Required action
Copy word for word, please, the lines of the entries below running from the one containing "Use separate chaining" to the one containing "Starting from an empty table, insert the integer", both ends included.

Collected data
····················
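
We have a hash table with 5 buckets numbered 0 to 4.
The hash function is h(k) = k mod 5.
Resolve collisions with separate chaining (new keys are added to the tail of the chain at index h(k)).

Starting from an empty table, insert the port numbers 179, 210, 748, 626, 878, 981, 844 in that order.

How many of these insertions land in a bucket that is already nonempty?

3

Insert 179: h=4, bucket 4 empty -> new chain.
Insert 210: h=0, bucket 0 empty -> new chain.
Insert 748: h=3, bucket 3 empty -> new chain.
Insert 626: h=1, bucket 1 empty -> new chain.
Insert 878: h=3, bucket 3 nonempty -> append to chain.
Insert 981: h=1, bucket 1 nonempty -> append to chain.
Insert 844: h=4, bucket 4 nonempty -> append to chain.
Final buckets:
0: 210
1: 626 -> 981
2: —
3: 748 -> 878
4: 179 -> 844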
····················
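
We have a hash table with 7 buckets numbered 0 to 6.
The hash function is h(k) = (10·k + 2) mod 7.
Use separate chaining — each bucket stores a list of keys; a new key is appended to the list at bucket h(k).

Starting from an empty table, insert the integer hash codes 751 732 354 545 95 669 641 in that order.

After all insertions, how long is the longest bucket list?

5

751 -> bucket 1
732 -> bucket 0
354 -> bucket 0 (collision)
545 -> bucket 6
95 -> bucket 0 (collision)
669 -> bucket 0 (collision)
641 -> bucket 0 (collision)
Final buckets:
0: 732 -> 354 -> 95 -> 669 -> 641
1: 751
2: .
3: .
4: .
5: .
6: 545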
····················
Result of the task
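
Use separate chaining — each bucket stores a list of keys; a new key is appended to the list at bucket h(k).

Starting from an empty table, insert the integer hash codes 751 732 354 545 95 669 641 in that order.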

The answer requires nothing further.